## Work request
Of the lines below, write out exactly those from the line with "Consider pooling on" through the line with "A founder knows", both included, and skip the rest.
○ ○ ○ ○ ○ ○ ○
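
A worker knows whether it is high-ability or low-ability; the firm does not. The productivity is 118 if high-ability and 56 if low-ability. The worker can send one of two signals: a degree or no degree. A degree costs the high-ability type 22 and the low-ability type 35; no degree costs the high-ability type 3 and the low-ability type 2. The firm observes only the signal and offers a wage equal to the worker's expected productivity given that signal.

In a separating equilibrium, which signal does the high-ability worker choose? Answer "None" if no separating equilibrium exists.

Try high-ability → degree, low-ability → no degree:
  If types separate, degree earns payment 118 and no degree earns 56.
  High-ability: degree gives 118 − 22 = 96; no degree gives 56 − 3 = 53. No deviation. ✓
  Low-ability: no degree gives 56 − 2 = 54; degree gives 118 − 35 = 83. Would deviate. ✗
Try high-ability → no degree, low-ability → degree:
  If types separate, no degree earns payment 118 and degree earns 56.
  High-ability: no degree gives 118 − 3 = 115; degree gives 56 − 22 = 34. No deviation. ✓
  Low-ability: degree gives 56 − 35 = 21; no degree gives 118 − 2 = 116. Would deviate. ✗
Neither assignment is incentive-compatible.

None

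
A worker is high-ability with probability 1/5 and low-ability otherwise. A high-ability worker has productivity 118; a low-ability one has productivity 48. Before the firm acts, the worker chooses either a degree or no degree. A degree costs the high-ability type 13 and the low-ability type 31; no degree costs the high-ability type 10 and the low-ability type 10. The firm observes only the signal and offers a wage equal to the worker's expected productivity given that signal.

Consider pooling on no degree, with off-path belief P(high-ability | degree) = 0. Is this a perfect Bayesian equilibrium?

Yes

On the equilibrium path (no degree) the firm holds the prior 1/5 and pays 1/5·118 + 4/5·48 = 62. Off-path (degree) belief 0 gives 0·118 + 1·48 = 48.
High-ability: no degree gives 62 − 10 = 52; degree gives 48 − 13 = 35. Stays. ✓
Low-ability: no degree gives 62 − 10 = 52; degree gives 48 − 31 = 17. Stays. ✓
Beliefs are Bayes-consistent on-path and both types best-respond.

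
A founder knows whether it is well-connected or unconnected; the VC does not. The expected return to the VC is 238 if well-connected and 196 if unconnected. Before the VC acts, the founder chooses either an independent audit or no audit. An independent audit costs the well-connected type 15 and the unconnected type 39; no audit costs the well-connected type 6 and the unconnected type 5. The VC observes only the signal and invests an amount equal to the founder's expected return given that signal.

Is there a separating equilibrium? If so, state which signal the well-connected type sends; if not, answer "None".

Try well-connected → audit, unconnected → no audit:
  If types separate, audit earns payment 238 and no audit earns 196.
  Well-connected: audit gives 238 − 15 = 223; no audit gives 196 − 6 = 190. No deviation. ✓
  Unconnected: no audit gives 196 − 5 = 191; audit gives 238 − 39 = 199. Would deviate. ✗
Try well-connected → no audit, unconnected → audit:
  If types separate, no audit earns payment 238 and audit earns 196.
  Well-connected: no audit gives 238 − 6 = 232; audit gives 196 − 15 = 181. No deviation. ✓
  Unconnected: audit gives 196 − 39 = 157; no audit gives 238 − 5 = 233. Would deviate. ✗
Neither assignment is incentive-compatible.

None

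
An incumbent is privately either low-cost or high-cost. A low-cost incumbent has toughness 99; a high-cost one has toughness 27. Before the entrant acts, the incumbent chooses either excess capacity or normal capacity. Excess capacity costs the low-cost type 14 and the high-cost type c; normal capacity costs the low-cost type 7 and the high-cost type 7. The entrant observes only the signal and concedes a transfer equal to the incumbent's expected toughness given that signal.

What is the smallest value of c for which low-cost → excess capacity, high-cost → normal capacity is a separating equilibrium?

Under separation: excess capacity → low-cost (pays 99); normal capacity → high-cost (pays 27).
Low-cost: 99 − 14 = 85 ≥ 27 − 7 = 20. Holds regardless of c. ✓
High-cost: 27 − 7 ≥ 99 − c, so c ≥ 99 − 20 = 79.

79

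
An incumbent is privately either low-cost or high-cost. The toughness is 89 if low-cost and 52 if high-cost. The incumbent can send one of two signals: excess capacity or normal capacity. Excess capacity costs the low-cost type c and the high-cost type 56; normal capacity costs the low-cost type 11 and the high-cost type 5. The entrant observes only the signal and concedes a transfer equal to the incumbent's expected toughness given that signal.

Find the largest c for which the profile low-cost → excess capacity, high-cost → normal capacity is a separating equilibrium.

48

Under separation: excess capacity → low-cost (pays 89); normal capacity → high-cost (pays 52).
High-cost: 52 − 5 = 47 ≥ 89 − 56 = 33. Holds regardless of c. ✓
Low-cost: 89 − c ≥ 52 − 11, so c ≤ 89 − 41 = 48.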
○ ○ ○ ○ ○ ○ ○
## Solved exercise
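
Consider pooling on no degree, with off-path belief P(high-ability | degree) = 0. Is this a perfect Bayesian equilibrium?

Yes

On the equilibrium path (no degree) the firm holds the prior 1/5 and pays 1/5·118 + 4/5·48 = 62. Off-path (degree) belief 0 gives 0·118 + 1·48 = 48.
High-ability: no degree gives 62 − 10 = 52; degree gives 48 − 13 = 35. Stays. ✓
Low-ability: no degree gives 62 − 10 = 52; degree gives 48 − 31 = 17. Stays. ✓
Beliefs are Bayes-consistent on-path and both types best-respond.

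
A founder knows whether it is well-connected or unconnected; the VC does not. The expected return to the VC is 238 if well-connected and 196 if unconnected. Before the VC acts, the founder chooses either an independent audit or no audit. An independent audit costs the well-connected type 15 and the unconnected type 39; no audit costs the well-connected type 6 and the unconnected type 5. The VC observes only the signal and invests an amount equal to the founder's expected return given that signal.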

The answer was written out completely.